Collected data

= = = = = = =

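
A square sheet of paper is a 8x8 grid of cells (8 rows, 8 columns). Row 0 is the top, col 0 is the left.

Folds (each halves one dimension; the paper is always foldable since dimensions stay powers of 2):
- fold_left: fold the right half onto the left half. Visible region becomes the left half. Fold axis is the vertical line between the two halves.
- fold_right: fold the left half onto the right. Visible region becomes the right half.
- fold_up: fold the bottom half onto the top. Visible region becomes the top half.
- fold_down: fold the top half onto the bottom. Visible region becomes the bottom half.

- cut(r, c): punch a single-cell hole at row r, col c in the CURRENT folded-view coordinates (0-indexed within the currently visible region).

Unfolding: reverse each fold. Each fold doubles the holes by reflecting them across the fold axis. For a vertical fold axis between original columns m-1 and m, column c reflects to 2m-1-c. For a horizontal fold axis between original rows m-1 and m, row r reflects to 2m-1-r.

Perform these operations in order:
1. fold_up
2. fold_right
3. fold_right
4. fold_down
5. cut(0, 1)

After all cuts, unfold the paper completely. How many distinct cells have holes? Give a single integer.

Answer: 16

Derivation:
Op 1 fold_up: fold axis h@4; visible region now rows[0,4) x cols[0,8) = 4x8
Op 2 fold_right: fold axis v@4; visible region now rows[0,4) x cols[4,8) = 4x4
Op 3 fold_right: fold axis v@6; visible region now rows[0,4) x cols[6,8) = 4x2
Op 4 fold_down: fold axis h@2; visible region now rows[2,4) x cols[6,8) = 2x2
Op 5 cut(0, 1): punch at orig (2,7); cuts so far [(2, 7)]; region rows[2,4) x cols[6,8) = 2x2
Unfold 1 (reflect across h@2): 2 holes -> [(1, 7), (2, 7)]
Unfold 2 (reflect across v@6): 4 holes -> [(1, 4), (1, 7), (2, 4), (2, 7)]
Unfold 3 (reflect across v@4): 8 holes -> [(1, 0), (1, 3), (1, 4), (1, 7), (2, 0), (2, 3), (2, 4), (2, 7)]
Unfold 4 (reflect across h@4): 16 holes -> [(1, 0), (1, 3), (1, 4), (1, 7), (2, 0), (2, 3), (2, 4), (2, 7), (5, 0), (5, 3), (5, 4), (5, 7), (6, 0), (6, 3), (6, 4), (6, 7)]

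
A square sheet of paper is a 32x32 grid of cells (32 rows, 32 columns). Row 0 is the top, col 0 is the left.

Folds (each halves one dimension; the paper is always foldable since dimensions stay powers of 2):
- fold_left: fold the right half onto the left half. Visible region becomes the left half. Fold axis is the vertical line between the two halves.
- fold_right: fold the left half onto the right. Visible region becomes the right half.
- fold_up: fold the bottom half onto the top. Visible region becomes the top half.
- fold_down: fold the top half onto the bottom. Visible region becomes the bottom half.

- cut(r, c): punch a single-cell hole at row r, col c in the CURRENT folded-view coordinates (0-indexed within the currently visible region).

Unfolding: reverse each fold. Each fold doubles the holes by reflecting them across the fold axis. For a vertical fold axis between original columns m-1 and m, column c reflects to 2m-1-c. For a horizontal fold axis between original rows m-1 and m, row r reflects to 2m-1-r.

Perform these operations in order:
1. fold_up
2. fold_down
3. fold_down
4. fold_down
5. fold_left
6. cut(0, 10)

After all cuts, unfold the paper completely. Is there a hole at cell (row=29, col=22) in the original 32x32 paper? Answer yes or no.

Op 1 fold_up: fold axis h@16; visible region now rows[0,16) x cols[0,32) = 16x32
Op 2 fold_down: fold axis h@8; visible region now rows[8,16) x cols[0,32) = 8x32
Op 3 fold_down: fold axis h@12; visible region now rows[12,16) x cols[0,32) = 4x32
Op 4 fold_down: fold axis h@14; visible region now rows[14,16) x cols[0,32) = 2x32
Op 5 fold_left: fold axis v@16; visible region now rows[14,16) x cols[0,16) = 2x16
Op 6 cut(0, 10): punch at orig (14,10); cuts so far [(14, 10)]; region rows[14,16) x cols[0,16) = 2x16
Unfold 1 (reflect across v@16): 2 holes -> [(14, 10), (14, 21)]
Unfold 2 (reflect across h@14): 4 holes -> [(13, 10), (13, 21), (14, 10), (14, 21)]
Unfold 3 (reflect across h@12): 8 holes -> [(9, 10), (9, 21), (10, 10), (10, 21), (13, 10), (13, 21), (14, 10), (14, 21)]
Unfold 4 (reflect across h@8): 16 holes -> [(1, 10), (1, 21), (2, 10), (2, 21), (5, 10), (5, 21), (6, 10), (6, 21), (9, 10), (9, 21), (10, 10), (10, 21), (13, 10), (13, 21), (14, 10), (14, 21)]
Unfold 5 (reflect across h@16): 32 holes -> [(1, 10), (1, 21), (2, 10), (2, 21), (5, 10), (5, 21), (6, 10), (6, 21), (9, 10), (9, 21), (10, 10), (10, 21), (13, 10), (13, 21), (14, 10), (14, 21), (17, 10), (17, 21), (18, 10), (18, 21), (21, 10), (21, 21), (22, 10), (22, 21), (25, 10), (25, 21), (26, 10), (26, 21), (29, 10), (29, 21), (30, 10), (30, 21)]
Holes: [(1, 10), (1, 21), (2, 10), (2, 21), (5, 10), (5, 21), (6, 10), (6, 21), (9, 10), (9, 21), (10, 10), (10, 21), (13, 10), (13, 21), (14, 10), (14, 21), (17, 10), (17, 21), (18, 10), (18, 21), (21, 10), (21, 21), (22, 10), (22, 21), (25, 10), (25, 21), (26, 10), (26, 21), (29, 10), (29, 21), (30, 10), (30, 21)]

Answer: no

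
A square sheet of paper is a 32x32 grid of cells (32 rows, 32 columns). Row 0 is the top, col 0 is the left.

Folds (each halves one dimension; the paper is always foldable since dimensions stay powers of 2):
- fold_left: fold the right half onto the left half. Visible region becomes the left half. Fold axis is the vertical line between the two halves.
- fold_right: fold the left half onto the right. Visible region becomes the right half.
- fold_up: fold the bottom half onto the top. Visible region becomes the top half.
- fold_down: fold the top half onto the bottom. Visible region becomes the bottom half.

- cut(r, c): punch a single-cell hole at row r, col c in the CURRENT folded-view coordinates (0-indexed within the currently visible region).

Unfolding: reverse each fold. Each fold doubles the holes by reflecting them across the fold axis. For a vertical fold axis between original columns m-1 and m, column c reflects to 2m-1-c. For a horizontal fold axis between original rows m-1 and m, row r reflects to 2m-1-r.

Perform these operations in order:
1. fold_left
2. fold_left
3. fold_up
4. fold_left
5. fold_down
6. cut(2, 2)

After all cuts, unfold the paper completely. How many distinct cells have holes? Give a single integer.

Answer: 32

Derivation:
Op 1 fold_left: fold axis v@16; visible region now rows[0,32) x cols[0,16) = 32x16
Op 2 fold_left: fold axis v@8; visible region now rows[0,32) x cols[0,8) = 32x8
Op 3 fold_up: fold axis h@16; visible region now rows[0,16) x cols[0,8) = 16x8
Op 4 fold_left: fold axis v@4; visible region now rows[0,16) x cols[0,4) = 16x4
Op 5 fold_down: fold axis h@8; visible region now rows[8,16) x cols[0,4) = 8x4
Op 6 cut(2, 2): punch at orig (10,2); cuts so far [(10, 2)]; region rows[8,16) x cols[0,4) = 8x4
Unfold 1 (reflect across h@8): 2 holes -> [(5, 2), (10, 2)]
Unfold 2 (reflect across v@4): 4 holes -> [(5, 2), (5, 5), (10, 2), (10, 5)]
Unfold 3 (reflect across h@16): 8 holes -> [(5, 2), (5, 5), (10, 2), (10, 5), (21, 2), (21, 5), (26, 2), (26, 5)]
Unfold 4 (reflect across v@8): 16 holes -> [(5, 2), (5, 5), (5, 10), (5, 13), (10, 2), (10, 5), (10, 10), (10, 13), (21, 2), (21, 5), (21, 10), (21, 13), (26, 2), (26, 5), (26, 10), (26, 13)]
Unfold 5 (reflect across v@16): 32 holes -> [(5, 2), (5, 5), (5, 10), (5, 13), (5, 18), (5, 21), (5, 26), (5, 29), (10, 2), (10, 5), (10, 10), (10, 13), (10, 18), (10, 21), (10, 26), (10, 29), (21, 2), (21, 5), (21, 10), (21, 13), (21, 18), (21, 21), (21, 26), (21, 29), (26, 2), (26, 5), (26, 10), (26, 13), (26, 18), (26, 21), (26, 26), (26, 29)]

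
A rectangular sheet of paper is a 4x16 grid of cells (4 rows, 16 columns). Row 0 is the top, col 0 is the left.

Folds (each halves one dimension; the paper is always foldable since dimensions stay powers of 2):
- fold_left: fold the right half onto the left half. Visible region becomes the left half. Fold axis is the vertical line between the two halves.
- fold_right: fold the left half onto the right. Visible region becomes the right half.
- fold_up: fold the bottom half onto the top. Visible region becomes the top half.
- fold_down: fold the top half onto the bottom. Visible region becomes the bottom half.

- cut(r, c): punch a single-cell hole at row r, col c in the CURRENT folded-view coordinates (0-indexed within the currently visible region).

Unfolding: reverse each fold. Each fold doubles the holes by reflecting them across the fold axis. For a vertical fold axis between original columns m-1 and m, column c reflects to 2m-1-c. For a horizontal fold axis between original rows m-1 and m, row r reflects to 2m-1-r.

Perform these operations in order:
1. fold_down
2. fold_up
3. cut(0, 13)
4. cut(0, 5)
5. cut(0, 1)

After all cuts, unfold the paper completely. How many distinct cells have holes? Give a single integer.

Answer: 12

Derivation:
Op 1 fold_down: fold axis h@2; visible region now rows[2,4) x cols[0,16) = 2x16
Op 2 fold_up: fold axis h@3; visible region now rows[2,3) x cols[0,16) = 1x16
Op 3 cut(0, 13): punch at orig (2,13); cuts so far [(2, 13)]; region rows[2,3) x cols[0,16) = 1x16
Op 4 cut(0, 5): punch at orig (2,5); cuts so far [(2, 5), (2, 13)]; region rows[2,3) x cols[0,16) = 1x16
Op 5 cut(0, 1): punch at orig (2,1); cuts so far [(2, 1), (2, 5), (2, 13)]; region rows[2,3) x cols[0,16) = 1x16
Unfold 1 (reflect across h@3): 6 holes -> [(2, 1), (2, 5), (2, 13), (3, 1), (3, 5), (3, 13)]
Unfold 2 (reflect across h@2): 12 holes -> [(0, 1), (0, 5), (0, 13), (1, 1), (1, 5), (1, 13), (2, 1), (2, 5), (2, 13), (3, 1), (3, 5), (3, 13)]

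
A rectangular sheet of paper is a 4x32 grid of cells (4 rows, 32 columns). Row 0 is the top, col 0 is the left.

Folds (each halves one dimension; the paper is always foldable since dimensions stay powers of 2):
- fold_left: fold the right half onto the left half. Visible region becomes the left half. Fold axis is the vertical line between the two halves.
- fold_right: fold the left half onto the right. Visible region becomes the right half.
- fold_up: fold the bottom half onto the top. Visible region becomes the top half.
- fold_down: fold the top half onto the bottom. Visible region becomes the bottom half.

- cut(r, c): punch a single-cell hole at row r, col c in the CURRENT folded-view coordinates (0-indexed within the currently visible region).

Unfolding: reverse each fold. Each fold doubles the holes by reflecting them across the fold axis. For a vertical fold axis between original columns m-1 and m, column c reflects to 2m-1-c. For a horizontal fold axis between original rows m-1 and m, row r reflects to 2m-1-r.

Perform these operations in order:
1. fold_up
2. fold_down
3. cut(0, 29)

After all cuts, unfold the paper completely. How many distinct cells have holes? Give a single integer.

Op 1 fold_up: fold axis h@2; visible region now rows[0,2) x cols[0,32) = 2x32
Op 2 fold_down: fold axis h@1; visible region now rows[1,2) x cols[0,32) = 1x32
Op 3 cut(0, 29): punch at orig (1,29); cuts so far [(1, 29)]; region rows[1,2) x cols[0,32) = 1x32
Unfold 1 (reflect across h@1): 2 holes -> [(0, 29), (1, 29)]
Unfold 2 (reflect across h@2): 4 holes -> [(0, 29), (1, 29), (2, 29), (3, 29)]

Answer: 4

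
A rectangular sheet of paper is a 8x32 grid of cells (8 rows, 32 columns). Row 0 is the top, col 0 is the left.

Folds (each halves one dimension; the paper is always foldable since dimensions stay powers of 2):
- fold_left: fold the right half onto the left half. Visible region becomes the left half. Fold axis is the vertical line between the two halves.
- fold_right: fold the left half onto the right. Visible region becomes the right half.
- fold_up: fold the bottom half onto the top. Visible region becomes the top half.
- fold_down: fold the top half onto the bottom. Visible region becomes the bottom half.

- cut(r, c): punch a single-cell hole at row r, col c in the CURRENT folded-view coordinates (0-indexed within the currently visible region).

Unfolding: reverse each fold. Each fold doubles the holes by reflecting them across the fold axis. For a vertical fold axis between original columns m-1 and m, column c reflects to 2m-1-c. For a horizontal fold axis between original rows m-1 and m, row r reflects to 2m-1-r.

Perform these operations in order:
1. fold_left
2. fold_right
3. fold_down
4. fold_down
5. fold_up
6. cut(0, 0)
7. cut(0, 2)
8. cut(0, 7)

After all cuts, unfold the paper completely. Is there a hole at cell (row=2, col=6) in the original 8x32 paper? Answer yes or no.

Answer: no

Derivation:
Op 1 fold_left: fold axis v@16; visible region now rows[0,8) x cols[0,16) = 8x16
Op 2 fold_right: fold axis v@8; visible region now rows[0,8) x cols[8,16) = 8x8
Op 3 fold_down: fold axis h@4; visible region now rows[4,8) x cols[8,16) = 4x8
Op 4 fold_down: fold axis h@6; visible region now rows[6,8) x cols[8,16) = 2x8
Op 5 fold_up: fold axis h@7; visible region now rows[6,7) x cols[8,16) = 1x8
Op 6 cut(0, 0): punch at orig (6,8); cuts so far [(6, 8)]; region rows[6,7) x cols[8,16) = 1x8
Op 7 cut(0, 2): punch at orig (6,10); cuts so far [(6, 8), (6, 10)]; region rows[6,7) x cols[8,16) = 1x8
Op 8 cut(0, 7): punch at orig (6,15); cuts so far [(6, 8), (6, 10), (6, 15)]; region rows[6,7) x cols[8,16) = 1x8
Unfold 1 (reflect across h@7): 6 holes -> [(6, 8), (6, 10), (6, 15), (7, 8), (7, 10), (7, 15)]
Unfold 2 (reflect across h@6): 12 holes -> [(4, 8), (4, 10), (4, 15), (5, 8), (5, 10), (5, 15), (6, 8), (6, 10), (6, 15), (7, 8), (7, 10), (7, 15)]
Unfold 3 (reflect across h@4): 24 holes -> [(0, 8), (0, 10), (0, 15), (1, 8), (1, 10), (1, 15), (2, 8), (2, 10), (2, 15), (3, 8), (3, 10), (3, 15), (4, 8), (4, 10), (4, 15), (5, 8), (5, 10), (5, 15), (6, 8), (6, 10), (6, 15), (7, 8), (7, 10), (7, 15)]
Unfold 4 (reflect across v@8): 48 holes -> [(0, 0), (0, 5), (0, 7), (0, 8), (0, 10), (0, 15), (1, 0), (1, 5), (1, 7), (1, 8), (1, 10), (1, 15), (2, 0), (2, 5), (2, 7), (2, 8), (2, 10), (2, 15), (3, 0), (3, 5), (3, 7), (3, 8), (3, 10), (3, 15), (4, 0), (4, 5), (4, 7), (4, 8), (4, 10), (4, 15), (5, 0), (5, 5), (5, 7), (5, 8), (5, 10), (5, 15), (6, 0), (6, 5), (6, 7), (6, 8), (6, 10), (6, 15), (7, 0), (7, 5), (7, 7), (7, 8), (7, 10), (7, 15)]
Unfold 5 (reflect across v@16): 96 holes -> [(0, 0), (0, 5), (0, 7), (0, 8), (0, 10), (0, 15), (0, 16), (0, 21), (0, 23), (0, 24), (0, 26), (0, 31), (1, 0), (1, 5), (1, 7), (1, 8), (1, 10), (1, 15), (1, 16), (1, 21), (1, 23), (1, 24), (1, 26), (1, 31), (2, 0), (2, 5), (2, 7), (2, 8), (2, 10), (2, 15), (2, 16), (2, 21), (2, 23), (2, 24), (2, 26), (2, 31), (3, 0), (3, 5), (3, 7), (3, 8), (3, 10), (3, 15), (3, 16), (3, 21), (3, 23), (3, 24), (3, 26), (3, 31), (4, 0), (4, 5), (4, 7), (4, 8), (4, 10), (4, 15), (4, 16), (4, 21), (4, 23), (4, 24), (4, 26), (4, 31), (5, 0), (5, 5), (5, 7), (5, 8), (5, 10), (5, 15), (5, 16), (5, 21), (5, 23), (5, 24), (5, 26), (5, 31), (6, 0), (6, 5), (6, 7), (6, 8), (6, 10), (6, 15), (6, 16), (6, 21), (6, 23), (6, 24), (6, 26), (6, 31), (7, 0), (7, 5), (7, 7), (7, 8), (7, 10), (7, 15), (7, 16), (7, 21), (7, 23), (7, 24), (7, 26), (7, 31)]
Holes: [(0, 0), (0, 5), (0, 7), (0, 8), (0, 10), (0, 15), (0, 16), (0, 21), (0, 23), (0, 24), (0, 26), (0, 31), (1, 0), (1, 5), (1, 7), (1, 8), (1, 10), (1, 15), (1, 16), (1, 21), (1, 23), (1, 24), (1, 26), (1, 31), (2, 0), (2, 5), (2, 7), (2, 8), (2, 10), (2, 15), (2, 16), (2, 21), (2, 23), (2, 24), (2, 26), (2, 31), (3, 0), (3, 5), (3, 7), (3, 8), (3, 10), (3, 15), (3, 16), (3, 21), (3, 23), (3, 24), (3, 26), (3, 31), (4, 0), (4, 5), (4, 7), (4, 8), (4, 10), (4, 15), (4, 16), (4, 21), (4, 23), (4, 24), (4, 26), (4, 31), (5, 0), (5, 5), (5, 7), (5, 8), (5, 10), (5, 15), (5, 16), (5, 21), (5, 23), (5, 24), (5, 26), (5, 31), (6, 0), (6, 5), (6, 7), (6, 8), (6, 10), (6, 15), (6, 16), (6, 21), (6, 23), (6, 24), (6, 26), (6, 31), (7, 0), (7, 5), (7, 7), (7, 8), (7, 10), (7, 15), (7, 16), (7, 21), (7, 23), (7, 24), (7, 26), (7, 31)]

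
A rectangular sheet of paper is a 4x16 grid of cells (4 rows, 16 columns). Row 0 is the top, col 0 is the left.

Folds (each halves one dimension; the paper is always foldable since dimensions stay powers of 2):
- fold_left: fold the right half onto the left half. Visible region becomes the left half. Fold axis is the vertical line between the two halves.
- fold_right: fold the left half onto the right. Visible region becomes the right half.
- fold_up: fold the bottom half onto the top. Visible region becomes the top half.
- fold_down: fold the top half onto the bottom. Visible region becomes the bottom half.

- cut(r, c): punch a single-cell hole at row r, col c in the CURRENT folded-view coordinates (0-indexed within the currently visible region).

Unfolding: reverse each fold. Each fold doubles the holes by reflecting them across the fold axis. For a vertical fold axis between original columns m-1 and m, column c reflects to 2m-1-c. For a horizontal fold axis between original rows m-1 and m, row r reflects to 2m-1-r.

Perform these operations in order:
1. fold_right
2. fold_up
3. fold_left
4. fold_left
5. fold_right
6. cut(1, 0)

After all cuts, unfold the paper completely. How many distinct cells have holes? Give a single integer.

Answer: 32

Derivation:
Op 1 fold_right: fold axis v@8; visible region now rows[0,4) x cols[8,16) = 4x8
Op 2 fold_up: fold axis h@2; visible region now rows[0,2) x cols[8,16) = 2x8
Op 3 fold_left: fold axis v@12; visible region now rows[0,2) x cols[8,12) = 2x4
Op 4 fold_left: fold axis v@10; visible region now rows[0,2) x cols[8,10) = 2x2
Op 5 fold_right: fold axis v@9; visible region now rows[0,2) x cols[9,10) = 2x1
Op 6 cut(1, 0): punch at orig (1,9); cuts so far [(1, 9)]; region rows[0,2) x cols[9,10) = 2x1
Unfold 1 (reflect across v@9): 2 holes -> [(1, 8), (1, 9)]
Unfold 2 (reflect across v@10): 4 holes -> [(1, 8), (1, 9), (1, 10), (1, 11)]
Unfold 3 (reflect across v@12): 8 holes -> [(1, 8), (1, 9), (1, 10), (1, 11), (1, 12), (1, 13), (1, 14), (1, 15)]
Unfold 4 (reflect across h@2): 16 holes -> [(1, 8), (1, 9), (1, 10), (1, 11), (1, 12), (1, 13), (1, 14), (1, 15), (2, 8), (2, 9), (2, 10), (2, 11), (2, 12), (2, 13), (2, 14), (2, 15)]
Unfold 5 (reflect across v@8): 32 holes -> [(1, 0), (1, 1), (1, 2), (1, 3), (1, 4), (1, 5), (1, 6), (1, 7), (1, 8), (1, 9), (1, 10), (1, 11), (1, 12), (1, 13), (1, 14), (1, 15), (2, 0), (2, 1), (2, 2), (2, 3), (2, 4), (2, 5), (2, 6), (2, 7), (2, 8), (2, 9), (2, 10), (2, 11), (2, 12), (2, 13), (2, 14), (2, 15)]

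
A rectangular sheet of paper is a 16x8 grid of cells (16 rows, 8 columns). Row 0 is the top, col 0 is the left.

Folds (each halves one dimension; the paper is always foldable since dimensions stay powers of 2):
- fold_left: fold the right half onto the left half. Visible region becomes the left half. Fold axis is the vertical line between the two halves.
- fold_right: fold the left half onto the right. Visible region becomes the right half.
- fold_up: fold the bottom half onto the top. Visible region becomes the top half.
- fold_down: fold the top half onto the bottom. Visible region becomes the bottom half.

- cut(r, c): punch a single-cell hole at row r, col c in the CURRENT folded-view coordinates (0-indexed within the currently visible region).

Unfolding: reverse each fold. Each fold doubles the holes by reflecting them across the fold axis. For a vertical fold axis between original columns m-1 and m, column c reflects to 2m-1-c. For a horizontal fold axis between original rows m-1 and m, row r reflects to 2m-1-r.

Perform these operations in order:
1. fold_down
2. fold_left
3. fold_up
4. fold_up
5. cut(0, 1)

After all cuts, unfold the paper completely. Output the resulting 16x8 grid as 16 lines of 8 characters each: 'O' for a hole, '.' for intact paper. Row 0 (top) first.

Answer: .O....O.
........
........
.O....O.
.O....O.
........
........
.O....O.
.O....O.
........
........
.O....O.
.O....O.
........
........
.O....O.

Derivation:
Op 1 fold_down: fold axis h@8; visible region now rows[8,16) x cols[0,8) = 8x8
Op 2 fold_left: fold axis v@4; visible region now rows[8,16) x cols[0,4) = 8x4
Op 3 fold_up: fold axis h@12; visible region now rows[8,12) x cols[0,4) = 4x4
Op 4 fold_up: fold axis h@10; visible region now rows[8,10) x cols[0,4) = 2x4
Op 5 cut(0, 1): punch at orig (8,1); cuts so far [(8, 1)]; region rows[8,10) x cols[0,4) = 2x4
Unfold 1 (reflect across h@10): 2 holes -> [(8, 1), (11, 1)]
Unfold 2 (reflect across h@12): 4 holes -> [(8, 1), (11, 1), (12, 1), (15, 1)]
Unfold 3 (reflect across v@4): 8 holes -> [(8, 1), (8, 6), (11, 1), (11, 6), (12, 1), (12, 6), (15, 1), (15, 6)]
Unfold 4 (reflect across h@8): 16 holes -> [(0, 1), (0, 6), (3, 1), (3, 6), (4, 1), (4, 6), (7, 1), (7, 6), (8, 1), (8, 6), (11, 1), (11, 6), (12, 1), (12, 6), (15, 1), (15, 6)]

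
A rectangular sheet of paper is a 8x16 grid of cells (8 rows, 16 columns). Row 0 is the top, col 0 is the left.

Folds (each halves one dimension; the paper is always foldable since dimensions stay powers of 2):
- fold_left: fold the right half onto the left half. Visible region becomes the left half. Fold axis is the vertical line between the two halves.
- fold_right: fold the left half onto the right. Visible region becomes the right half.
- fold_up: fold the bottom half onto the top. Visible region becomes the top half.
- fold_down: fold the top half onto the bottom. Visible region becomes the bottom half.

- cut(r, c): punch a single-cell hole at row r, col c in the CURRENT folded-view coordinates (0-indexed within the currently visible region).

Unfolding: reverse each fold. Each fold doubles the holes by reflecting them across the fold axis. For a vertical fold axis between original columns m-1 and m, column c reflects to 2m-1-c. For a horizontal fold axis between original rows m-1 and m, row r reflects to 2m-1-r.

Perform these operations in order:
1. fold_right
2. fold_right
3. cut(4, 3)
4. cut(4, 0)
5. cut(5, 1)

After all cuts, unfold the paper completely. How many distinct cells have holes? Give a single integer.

Op 1 fold_right: fold axis v@8; visible region now rows[0,8) x cols[8,16) = 8x8
Op 2 fold_right: fold axis v@12; visible region now rows[0,8) x cols[12,16) = 8x4
Op 3 cut(4, 3): punch at orig (4,15); cuts so far [(4, 15)]; region rows[0,8) x cols[12,16) = 8x4
Op 4 cut(4, 0): punch at orig (4,12); cuts so far [(4, 12), (4, 15)]; region rows[0,8) x cols[12,16) = 8x4
Op 5 cut(5, 1): punch at orig (5,13); cuts so far [(4, 12), (4, 15), (5, 13)]; region rows[0,8) x cols[12,16) = 8x4
Unfold 1 (reflect across v@12): 6 holes -> [(4, 8), (4, 11), (4, 12), (4, 15), (5, 10), (5, 13)]
Unfold 2 (reflect across v@8): 12 holes -> [(4, 0), (4, 3), (4, 4), (4, 7), (4, 8), (4, 11), (4, 12), (4, 15), (5, 2), (5, 5), (5, 10), (5, 13)]

Answer: 12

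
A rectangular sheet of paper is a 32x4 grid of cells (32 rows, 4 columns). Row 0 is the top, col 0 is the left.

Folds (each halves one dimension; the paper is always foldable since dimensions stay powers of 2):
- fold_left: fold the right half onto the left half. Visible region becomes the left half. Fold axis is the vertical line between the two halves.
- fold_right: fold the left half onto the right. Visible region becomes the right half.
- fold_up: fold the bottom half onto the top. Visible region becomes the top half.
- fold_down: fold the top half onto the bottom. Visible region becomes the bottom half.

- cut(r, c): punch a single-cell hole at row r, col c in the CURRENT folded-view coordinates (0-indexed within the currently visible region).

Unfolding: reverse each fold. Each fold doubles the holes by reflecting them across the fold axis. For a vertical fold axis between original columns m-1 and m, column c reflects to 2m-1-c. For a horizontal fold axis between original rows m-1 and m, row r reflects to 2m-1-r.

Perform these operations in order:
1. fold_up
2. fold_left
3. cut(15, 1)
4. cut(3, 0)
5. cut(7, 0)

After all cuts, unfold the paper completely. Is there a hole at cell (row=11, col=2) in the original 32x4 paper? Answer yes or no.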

= = = = = = =

Task goal: Copy out the line holding "5. cut(7, 0)". Then copy every later line of the data, unchanged, through the last one.

Answer for the task:
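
5. cut(7, 0)

After all cuts, unfold the paper completely. Is there a hole at cell (row=11, col=2) in the original 32x4 paper? Answer yes or no.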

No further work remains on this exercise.